▶ [Action item]: Give as output the line that contains "8. add_link", followed by every remaining line of the entries, unchanged and with nothing added.

Record extracts Block Start

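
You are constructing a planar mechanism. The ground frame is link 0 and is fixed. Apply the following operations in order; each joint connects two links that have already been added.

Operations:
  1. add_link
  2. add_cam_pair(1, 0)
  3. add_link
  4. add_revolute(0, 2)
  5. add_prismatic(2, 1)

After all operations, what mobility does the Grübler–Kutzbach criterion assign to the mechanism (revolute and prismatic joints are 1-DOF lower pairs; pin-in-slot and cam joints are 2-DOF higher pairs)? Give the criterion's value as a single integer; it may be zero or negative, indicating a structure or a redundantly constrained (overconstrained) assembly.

M = 1

(L,J1,J2)=(1,0,0); link0 fixed
link1: (2,0,0)
C 1-0 [J2]: (2,0,1)
link2: (3,0,1)
R 0-2 [J1]: (3,1,1)
P 2-1 [J1]: (3,2,1)
Grübler: 3·2 − 2·2 − 1 = 1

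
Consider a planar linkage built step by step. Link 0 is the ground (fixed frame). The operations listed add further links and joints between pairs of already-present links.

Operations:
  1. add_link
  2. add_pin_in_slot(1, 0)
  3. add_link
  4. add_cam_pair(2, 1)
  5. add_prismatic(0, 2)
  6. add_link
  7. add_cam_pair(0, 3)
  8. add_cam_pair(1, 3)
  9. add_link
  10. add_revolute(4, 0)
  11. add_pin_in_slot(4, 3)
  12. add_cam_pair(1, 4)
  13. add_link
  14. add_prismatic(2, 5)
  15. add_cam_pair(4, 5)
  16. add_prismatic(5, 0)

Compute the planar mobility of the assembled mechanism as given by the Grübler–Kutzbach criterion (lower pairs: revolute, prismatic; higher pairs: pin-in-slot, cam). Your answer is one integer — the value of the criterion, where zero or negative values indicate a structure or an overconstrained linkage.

M = 0

(L,J1,J2)=(1,0,0); link0 fixed
link1: (2,0,0)
PS 1-0 [J2]: (2,0,1)
link2: (3,0,1)
C 2-1 [J2]: (3,0,2)
P 0-2 [J1]: (3,1,2)
link3: (4,1,2)
C 0-3 [J2]: (4,1,3)
C 1-3 [J2]: (4,1,4)
link4: (5,1,4)
R 4-0 [J1]: (5,2,4)
PS 4-3 [J2]: (5,2,5)
C 1-4 [J2]: (5,2,6)
link5: (6,2,6)
P 2-5 [J1]: (6,3,6)
C 4-5 [J2]: (6,3,7)
P 5-0 [J1]: (6,4,7)
Grübler: 3·5 − 2·4 − 7 = 0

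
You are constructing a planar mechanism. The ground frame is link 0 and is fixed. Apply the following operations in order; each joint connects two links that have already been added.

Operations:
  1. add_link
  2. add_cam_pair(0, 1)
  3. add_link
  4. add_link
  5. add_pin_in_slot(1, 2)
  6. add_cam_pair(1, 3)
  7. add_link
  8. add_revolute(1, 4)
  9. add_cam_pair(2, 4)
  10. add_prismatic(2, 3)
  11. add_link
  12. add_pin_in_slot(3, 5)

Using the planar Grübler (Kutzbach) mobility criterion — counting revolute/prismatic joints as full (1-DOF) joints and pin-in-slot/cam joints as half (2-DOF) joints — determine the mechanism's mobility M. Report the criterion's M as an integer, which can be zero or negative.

M = 6

L=1 J1=0 J2=0
add link → L=2 J1=0 J2=0
C@0,1 dof=2 J2 → L=2 J1=0 J2=1
add link → L=3 J1=0 J2=1
add link → L=4 J1=0 J2=1
PS@1,2 dof=2 J2 → L=4 J1=0 J2=2
C@1,3 dof=2 J2 → L=4 J1=0 J2=3
add link → L=5 J1=0 J2=3
R@1,4 dof=1 J1 → L=5 J1=1 J2=3
C@2,4 dof=2 J2 → L=5 J1=1 J2=4
P@2,3 dof=1 J1 → L=5 J1=2 J2=4
add link → L=6 J1=2 J2=4
PS@3,5 dof=2 J2 → L=6 J1=2 J2=5
M=3(L−1)−2J1−J2=3·5−2·2−5=6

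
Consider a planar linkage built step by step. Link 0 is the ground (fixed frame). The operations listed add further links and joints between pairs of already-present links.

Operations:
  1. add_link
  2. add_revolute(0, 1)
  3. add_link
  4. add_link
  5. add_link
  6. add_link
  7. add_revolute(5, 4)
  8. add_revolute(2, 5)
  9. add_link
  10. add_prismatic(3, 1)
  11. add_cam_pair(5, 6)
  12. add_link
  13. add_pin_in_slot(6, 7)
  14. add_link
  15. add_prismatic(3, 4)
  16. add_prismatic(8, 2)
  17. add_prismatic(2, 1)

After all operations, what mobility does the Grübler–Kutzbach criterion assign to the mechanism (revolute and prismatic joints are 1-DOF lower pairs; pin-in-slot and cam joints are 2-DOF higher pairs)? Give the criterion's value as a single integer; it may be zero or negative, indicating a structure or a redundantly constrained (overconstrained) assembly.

L=1 J1=0 J2=0
add link → L=2 J1=0 J2=0
R@0,1 dof=1 J1 → L=2 J1=1 J2=0
add link → L=3 J1=1 J2=0
add link → L=4 J1=1 J2=0
add link → L=5 J1=1 J2=0
add link → L=6 J1=1 J2=0
R@5,4 dof=1 J1 → L=6 J1=2 J2=0
R@2,5 dof=1 J1 → L=6 J1=3 J2=0
add link → L=7 J1=3 J2=0
P@3,1 dof=1 J1 → L=7 J1=4 J2=0
C@5,6 dof=2 J2 → L=7 J1=4 J2=1
add link → L=8 J1=4 J2=1
PS@6,7 dof=2 J2 → L=8 J1=4 J2=2
add link → L=9 J1=4 J2=2
P@3,4 dof=1 J1 → L=9 J1=5 J2=2
P@8,2 dof=1 J1 → L=9 J1=6 J2=2
P@2,1 dof=1 J1 → L=9 J1=7 J2=2
M=3(L−1)−2J1−J2=3·8−2·7−2=8

M = 8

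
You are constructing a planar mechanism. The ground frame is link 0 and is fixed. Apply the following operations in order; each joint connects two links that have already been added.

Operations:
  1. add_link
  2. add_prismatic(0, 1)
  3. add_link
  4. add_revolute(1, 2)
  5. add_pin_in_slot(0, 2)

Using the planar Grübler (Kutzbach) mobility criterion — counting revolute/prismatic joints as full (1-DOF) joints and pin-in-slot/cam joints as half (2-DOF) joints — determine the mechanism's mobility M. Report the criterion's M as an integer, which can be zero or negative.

M = 1

link 0 = ground. State L|J1|J2 = 1|0|0
+link1  2|0|0
P(0,1) f=1→J1  2|1|0
+link2  3|1|0
R(1,2) f=1→J1  3|2|0
PS(0,2) f=2→J2  3|2|1
M = 3(3−1)−2·2−1 = 6−4−1 = 1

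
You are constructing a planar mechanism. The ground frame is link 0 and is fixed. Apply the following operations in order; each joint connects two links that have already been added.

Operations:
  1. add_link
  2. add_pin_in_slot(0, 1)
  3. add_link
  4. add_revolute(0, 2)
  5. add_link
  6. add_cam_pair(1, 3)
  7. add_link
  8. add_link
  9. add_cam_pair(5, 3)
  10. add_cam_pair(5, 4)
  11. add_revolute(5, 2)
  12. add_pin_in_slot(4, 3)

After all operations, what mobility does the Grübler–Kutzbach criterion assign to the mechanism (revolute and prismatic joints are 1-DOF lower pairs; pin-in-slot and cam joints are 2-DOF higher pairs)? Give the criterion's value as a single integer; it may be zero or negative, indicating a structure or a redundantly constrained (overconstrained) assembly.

(L,J1,J2)=(1,0,0); link0 fixed
link1: (2,0,0)
PS 0-1 [J2]: (2,0,1)
link2: (3,0,1)
R 0-2 [J1]: (3,1,1)
link3: (4,1,1)
C 1-3 [J2]: (4,1,2)
link4: (5,1,2)
link5: (6,1,2)
C 5-3 [J2]: (6,1,3)
C 5-4 [J2]: (6,1,4)
R 5-2 [J1]: (6,2,4)
PS 4-3 [J2]: (6,2,5)
Grübler: 3·5 − 2·2 − 5 = 6

M = 6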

Record extracts Block End

▶ [Written reply]:
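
  8. add_link
  9. add_cam_pair(5, 3)
  10. add_cam_pair(5, 4)
  11. add_revolute(5, 2)
  12. add_pin_in_slot(4, 3)

After all operations, what mobility does the Grübler–Kutzbach criterion assign to the mechanism (revolute and prismatic joints are 1-DOF lower pairs; pin-in-slot and cam joints are 2-DOF higher pairs)? Give the criterion's value as a single integer; it may be zero or negative, indicating a structure or a redundantly constrained (overconstrained) assembly.

(L,J1,J2)=(1,0,0); link0 fixed
link1: (2,0,0)
PS 0-1 [J2]: (2,0,1)
link2: (3,0,1)
R 0-2 [J1]: (3,1,1)
link3: (4,1,1)
C 1-3 [J2]: (4,1,2)
link4: (5,1,2)
link5: (6,1,2)
C 5-3 [J2]: (6,1,3)
C 5-4 [J2]: (6,1,4)
R 5-2 [J1]: (6,2,4)
PS 4-3 [J2]: (6,2,5)
Grübler: 3·5 − 2·2 − 5 = 6

M = 6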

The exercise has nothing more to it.